Reproduce the listing below in its entirety. Change nothing.
..............................
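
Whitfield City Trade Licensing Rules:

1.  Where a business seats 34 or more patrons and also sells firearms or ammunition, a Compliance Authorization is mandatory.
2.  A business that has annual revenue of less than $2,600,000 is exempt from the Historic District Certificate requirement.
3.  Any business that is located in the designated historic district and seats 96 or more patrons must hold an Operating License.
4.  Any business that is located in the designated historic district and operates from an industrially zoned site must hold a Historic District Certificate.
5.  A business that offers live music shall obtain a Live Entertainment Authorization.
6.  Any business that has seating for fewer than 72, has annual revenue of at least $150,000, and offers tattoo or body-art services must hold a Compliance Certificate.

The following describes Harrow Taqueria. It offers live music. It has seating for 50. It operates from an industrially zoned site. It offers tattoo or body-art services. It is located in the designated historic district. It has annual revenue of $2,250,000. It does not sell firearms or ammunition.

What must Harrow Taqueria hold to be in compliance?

Compliance Certificate, Live Entertainment Authorization

1. seating 50 ≥ 34; does not sell firearms or ammunition → Compliance Authorization not required.
2. revenue $2,250,000 < $2,600,000 → exempt from Historic District Certificate.
3. is located in the designated historic district; seating 50 < 96 → Operating License not required.
4. is located in the designated historic district; operates from an industrially zoned site → Historic District Certificate required.
5. offers live music → Live Entertainment Authorization required.
6. seating 50 < 72; revenue $2,250,000 ≥ $150,000; offers tattoo or body-art services → Compliance Certificate required.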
..............................
• SOLUTION TO THIS TASK
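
Whitfield City Trade Licensing Rules:

1.  Where a business seats 34 or more patrons and also sells firearms or ammunition, a Compliance Authorization is mandatory.
2.  A business that has annual revenue of less than $2,600,000 is exempt from the Historic District Certificate requirement.
3.  Any business that is located in the designated historic district and seats 96 or more patrons must hold an Operating License.
4.  Any business that is located in the designated historic district and operates from an industrially zoned site must hold a Historic District Certificate.
5.  A business that offers live music shall obtain a Live Entertainment Authorization.
6.  Any business that has seating for fewer than 72, has annual revenue of at least $150,000, and offers tattoo or body-art services must hold a Compliance Certificate.

The following describes Harrow Taqueria. It offers live music. It has seating for 50. It operates from an industrially zoned site. It offers tattoo or body-art services. It is located in the designated historic district. It has annual revenue of $2,250,000. It does not sell firearms or ammunition.

What must Harrow Taqueria hold to be in compliance?

Compliance Certificate, Live Entertainment Authorization

1. seating 50 ≥ 34; does not sell firearms or ammunition → Compliance Authorization not required.
2. revenue $2,250,000 < $2,600,000 → exempt from Historic District Certificate.
3. is located in the designated historic district; seating 50 < 96 → Operating License not required.
4. is located in the designated historic district; operates from an industrially zoned site → Historic District Certificate required.
5. offers live music → Live Entertainment Authorization required.
6. seating 50 < 72; revenue $2,250,000 ≥ $150,000; offers tattoo or body-art services → Compliance Certificate required.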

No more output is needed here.